**RECORDS PROVIDED**
== Segment start ==

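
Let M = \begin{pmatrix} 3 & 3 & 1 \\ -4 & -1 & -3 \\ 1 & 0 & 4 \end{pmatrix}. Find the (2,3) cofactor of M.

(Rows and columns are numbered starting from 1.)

3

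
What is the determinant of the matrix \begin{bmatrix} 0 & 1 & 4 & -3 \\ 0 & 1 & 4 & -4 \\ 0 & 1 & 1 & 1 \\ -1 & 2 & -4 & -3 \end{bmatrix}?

Expand along column 1 (it has 3 zeros):
  − (-1) · M_41   where M_41 = det([1 4 -3; 1 4 -4; 1 1 1]) = -3
det = (-1)·(-1)·(-3) = -3

The determinant is -3.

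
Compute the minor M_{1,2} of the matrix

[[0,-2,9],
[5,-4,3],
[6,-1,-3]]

Delete row 1 and column 2; the remaining 2×2 submatrix is [5 3; 6 -3].
Its determinant is 5·(-3) − 3·6 = -33.

-33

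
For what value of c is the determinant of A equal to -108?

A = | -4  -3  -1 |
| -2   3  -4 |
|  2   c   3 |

Expanding along the column containing c, det(A) is linear in c: det(A) = (-14)·c + (-24).
Set (-14)·c + (-24) = -108  ⇒  (-14)·c = -84  ⇒  c = 6.

c = 6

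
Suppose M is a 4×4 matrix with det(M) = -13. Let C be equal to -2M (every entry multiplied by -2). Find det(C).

For a 4×4 matrix, det(-2M) = (-2)^4·det(M) = 16·det(M).
det(C) = (16)·(-13) = -208

The determinant is -208.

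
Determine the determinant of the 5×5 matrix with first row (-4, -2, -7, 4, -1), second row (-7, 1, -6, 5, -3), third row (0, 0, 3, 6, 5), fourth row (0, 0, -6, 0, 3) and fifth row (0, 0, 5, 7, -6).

The matrix is block upper-triangular with a 2×2 block and a 3×3 block on the diagonal, so its determinant equals the product of the determinants of the diagonal blocks.
det of the 2×2 block = -18
det of the 3×3 block = -399
det = (-18)·(-399) = 7182

7182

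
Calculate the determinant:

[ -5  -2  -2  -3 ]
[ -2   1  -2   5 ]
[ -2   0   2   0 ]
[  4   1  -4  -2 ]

The determinant is 154.

Expand along row 3 (it has 2 zeros):
  + (-2) · M_31   where M_31 = det([-2 -2 -3; 1 -2 5; 1 -4 -2]) = -56
  + (2) · M_33   where M_33 = det([-5 -2 -3; -2 1 5; 4 1 -2]) = 21
det = (+1)·(-2)·(-56) + (+1)·(2)·(21) = 154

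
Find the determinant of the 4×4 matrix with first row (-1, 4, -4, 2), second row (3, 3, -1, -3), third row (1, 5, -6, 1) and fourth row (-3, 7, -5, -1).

Expand along row 1:
  + (-1) · M_11   where M_11 = det([3 -1 -3; 5 -6 1; 7 -5 -1]) = -30
  − (4) · M_12   where M_12 = det([3 -1 -3; 1 -6 1; -3 -5 -1]) = 104
  + (-4) · M_13   where M_13 = det([3 3 -3; 1 5 1; -3 7 -1]) = -108
  − (2) · M_14   where M_14 = det([3 3 -1; 1 5 -6; -3 7 -5]) = 98
det = (+1)·(-1)·(-30) + (-1)·(4)·(104) + (+1)·(-4)·(-108) + (-1)·(2)·(98) = -150

-150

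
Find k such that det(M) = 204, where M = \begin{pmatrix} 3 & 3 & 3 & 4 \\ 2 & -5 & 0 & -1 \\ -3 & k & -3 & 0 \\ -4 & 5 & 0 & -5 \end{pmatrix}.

Expanding along the row containing k, det(M) is linear in k: det(M) = (-42)·k + (-6).
Set (-42)·k + (-6) = 204  ⇒  (-42)·k = 210  ⇒  k = -5.

k = -5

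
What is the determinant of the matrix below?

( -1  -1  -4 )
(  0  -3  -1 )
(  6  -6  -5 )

-75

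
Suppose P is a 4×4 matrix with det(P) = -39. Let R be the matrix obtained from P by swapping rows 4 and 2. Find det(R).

Swapping two rows multiplies the determinant by −1.
det(R) = (-1)·(-39) = 39

The determinant is 39.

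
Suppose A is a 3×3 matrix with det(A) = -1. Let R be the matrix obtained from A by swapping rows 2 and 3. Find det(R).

The determinant is 1.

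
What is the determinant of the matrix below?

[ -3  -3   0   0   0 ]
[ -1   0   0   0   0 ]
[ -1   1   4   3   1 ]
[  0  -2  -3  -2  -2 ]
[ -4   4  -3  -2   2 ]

-12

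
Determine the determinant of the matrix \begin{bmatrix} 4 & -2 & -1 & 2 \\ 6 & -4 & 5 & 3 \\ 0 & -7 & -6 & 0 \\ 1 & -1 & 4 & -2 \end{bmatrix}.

Expand along row 3 (it has 2 zeros):
  − (-7) · M_32   where M_32 = det([4 -1 2; 6 5 3; 1 4 -2]) = -65
  + (-6) · M_33   where M_33 = det([4 -2 2; 6 -4 3; 1 -1 -2]) = 10
det = (-1)·(-7)·(-65) + (+1)·(-6)·(10) = -515

-515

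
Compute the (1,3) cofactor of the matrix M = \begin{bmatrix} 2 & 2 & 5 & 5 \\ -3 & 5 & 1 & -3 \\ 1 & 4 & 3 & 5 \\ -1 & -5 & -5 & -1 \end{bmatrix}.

The cofactor is -80.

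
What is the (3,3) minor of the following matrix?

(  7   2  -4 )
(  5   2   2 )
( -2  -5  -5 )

Delete row 3 and column 3; the remaining 2×2 submatrix is [7 2; 5 2].
Its determinant is 7·2 − 2·5 = 4.

4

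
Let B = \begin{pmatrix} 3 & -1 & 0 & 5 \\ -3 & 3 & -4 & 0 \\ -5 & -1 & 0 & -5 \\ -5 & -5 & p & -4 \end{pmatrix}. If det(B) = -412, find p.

Expanding along the row containing p, det(B) is linear in p: det(B) = (-60)·p + (128).
Set (-60)·p + (128) = -412  ⇒  (-60)·p = -540  ⇒  p = 9.

p = 9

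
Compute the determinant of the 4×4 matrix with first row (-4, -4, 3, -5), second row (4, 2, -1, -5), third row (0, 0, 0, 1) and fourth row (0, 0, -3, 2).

The matrix is block upper-triangular with a 2×2 block and a 2×2 block on the diagonal, so its determinant equals the product of the determinants of the diagonal blocks.
det of the 2×2 block = 8
det of the 2×2 block = 3
det = (8)·(3) = 24

24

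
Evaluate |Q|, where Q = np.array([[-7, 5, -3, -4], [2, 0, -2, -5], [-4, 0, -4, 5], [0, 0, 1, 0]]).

Expand along row 4 (it has 3 zeros):
  − (1) · M_43   where M_43 = det([-7 5 -4; 2 0 -5; -4 0 5]) = 50
det = (-1)·(1)·(50) = -50

-50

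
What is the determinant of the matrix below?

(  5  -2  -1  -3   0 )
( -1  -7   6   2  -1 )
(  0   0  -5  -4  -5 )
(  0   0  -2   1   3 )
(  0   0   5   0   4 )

The matrix is block upper-triangular with a 2×2 block and a 3×3 block on the diagonal, so its determinant equals the product of the determinants of the diagonal blocks.
det of the 2×2 block = -37
det of the 3×3 block = -87
det = (-37)·(-87) = 3219

The determinant is 3219.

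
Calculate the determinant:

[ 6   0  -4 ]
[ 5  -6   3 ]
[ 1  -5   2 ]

94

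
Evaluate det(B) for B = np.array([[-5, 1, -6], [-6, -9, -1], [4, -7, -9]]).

det(B) = -896

Expand along row 1:
  + (-5) · |-9 -1; -7 -9| = (-5)·(81 − 7) = -370
  − 1 · |-6 -1; 4 -9| = −1·(54 − (-4)) = -58
  + (-6) · |-6 -9; 4 -7| = (-6)·(42 − (-36)) = -468
Sum: (-370) + (-58) + (-468) = -896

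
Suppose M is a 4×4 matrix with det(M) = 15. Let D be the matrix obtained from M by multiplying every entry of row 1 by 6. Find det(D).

|D| = 90

Scaling one row by 6 multiplies the determinant by 6.
det(D) = (6)·(15) = 90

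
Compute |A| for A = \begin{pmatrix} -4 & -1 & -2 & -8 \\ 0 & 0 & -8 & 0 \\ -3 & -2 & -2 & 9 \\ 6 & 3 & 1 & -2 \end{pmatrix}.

|A| = 160

Expand along row 2 (it has 3 zeros):
  − (-8) · M_23   where M_23 = det([-4 -1 -8; -3 -2 9; 6 3 -2]) = 20
det = (-1)·(-8)·(20) = 160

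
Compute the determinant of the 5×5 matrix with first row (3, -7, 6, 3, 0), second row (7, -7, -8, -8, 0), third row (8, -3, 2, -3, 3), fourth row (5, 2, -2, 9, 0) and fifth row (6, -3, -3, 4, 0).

The determinant is 2787.

Expand along column 5 (it has 4 zeros):
  + (3) · M_35   where M_35 = det([3 -7 6 3; 7 -7 -8 -8; 5 2 -2 9; 6 -3 -3 4]) = 929
det = (+1)·(3)·(929) = 2787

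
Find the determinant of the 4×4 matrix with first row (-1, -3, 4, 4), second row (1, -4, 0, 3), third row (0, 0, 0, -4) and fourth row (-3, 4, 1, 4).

The determinant is -100.

Expand along row 3 (it has 3 zeros):
  − (-4) · M_34   where M_34 = det([-1 -3 4; 1 -4 0; -3 4 1]) = -25
det = (-1)·(-4)·(-25) = -100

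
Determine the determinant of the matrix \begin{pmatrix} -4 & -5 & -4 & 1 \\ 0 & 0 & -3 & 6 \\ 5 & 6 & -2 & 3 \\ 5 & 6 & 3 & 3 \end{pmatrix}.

Expand along row 2 (it has 2 zeros):
  − (-3) · M_23   where M_23 = det([-4 -5 1; 5 6 3; 5 6 3]) = 0
  + (6) · M_24   where M_24 = det([-4 -5 -4; 5 6 -2; 5 6 3]) = 5
det = (-1)·(-3)·(0) + (+1)·(6)·(5) = 30

30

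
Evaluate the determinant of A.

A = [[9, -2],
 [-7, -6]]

The determinant is -68.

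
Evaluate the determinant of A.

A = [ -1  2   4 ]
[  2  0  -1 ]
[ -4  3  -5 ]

det(A) = 49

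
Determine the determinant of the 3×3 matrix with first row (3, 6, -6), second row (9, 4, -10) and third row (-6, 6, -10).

The determinant is 492.

Expand along row 1:
  + 3 · |4 -10; 6 -10| = 3·(-40 − (-60)) = 60
  − 6 · |9 -10; -6 -10| = −6·(-90 − 60) = 900
  + (-6) · |9 4; -6 6| = (-6)·(54 − (-24)) = -468
Sum: (60) + (900) + (-468) = 492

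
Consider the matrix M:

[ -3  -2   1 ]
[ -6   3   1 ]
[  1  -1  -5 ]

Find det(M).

The determinant is 103.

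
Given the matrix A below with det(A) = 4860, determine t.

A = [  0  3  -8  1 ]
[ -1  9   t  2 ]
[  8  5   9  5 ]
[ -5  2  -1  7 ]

t = -4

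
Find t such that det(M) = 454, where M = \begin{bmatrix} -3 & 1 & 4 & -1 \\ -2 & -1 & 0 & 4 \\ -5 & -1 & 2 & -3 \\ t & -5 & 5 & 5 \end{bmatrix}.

Expanding along the column containing t, det(M) is linear in t: det(M) = (34)·t + (590).
Set (34)·t + (590) = 454  ⇒  (34)·t = -136  ⇒  t = -4.

-4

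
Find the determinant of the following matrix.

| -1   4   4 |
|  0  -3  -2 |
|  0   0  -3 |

-9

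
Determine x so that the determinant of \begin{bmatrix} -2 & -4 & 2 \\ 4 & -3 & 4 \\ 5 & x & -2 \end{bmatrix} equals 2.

x = 6

Expanding along the row containing x, det(A) is linear in x: det(A) = (16)·x + (-94).
Set (16)·x + (-94) = 2  ⇒  (16)·x = 96  ⇒  x = 6.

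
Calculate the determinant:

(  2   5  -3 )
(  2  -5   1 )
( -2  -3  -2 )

Expand along row 1:
  + 2 · |-5 1; -3 -2| = 2·(10 − (-3)) = 26
  − 5 · |2 1; -2 -2| = −5·(-4 − (-2)) = 10
  + (-3) · |2 -5; -2 -3| = (-3)·(-6 − 10) = 48
Sum: (26) + (10) + (48) = 84

84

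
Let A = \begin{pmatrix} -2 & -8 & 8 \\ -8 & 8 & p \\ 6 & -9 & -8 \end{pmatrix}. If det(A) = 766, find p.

1

Expanding along the row containing p, det(A) is linear in p: det(A) = (-66)·p + (832).
Set (-66)·p + (832) = 766  ⇒  (-66)·p = -66  ⇒  p = 1.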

== Segment end ==

**DIRECTIONS FOR THIS TASK**
Report every line of the material above in which "minor" appears.

**ANSWER TO THIS EXERCISE**
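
Compute the minor M_{1,2} of the matrix
What is the (3,3) minor of the following matrix?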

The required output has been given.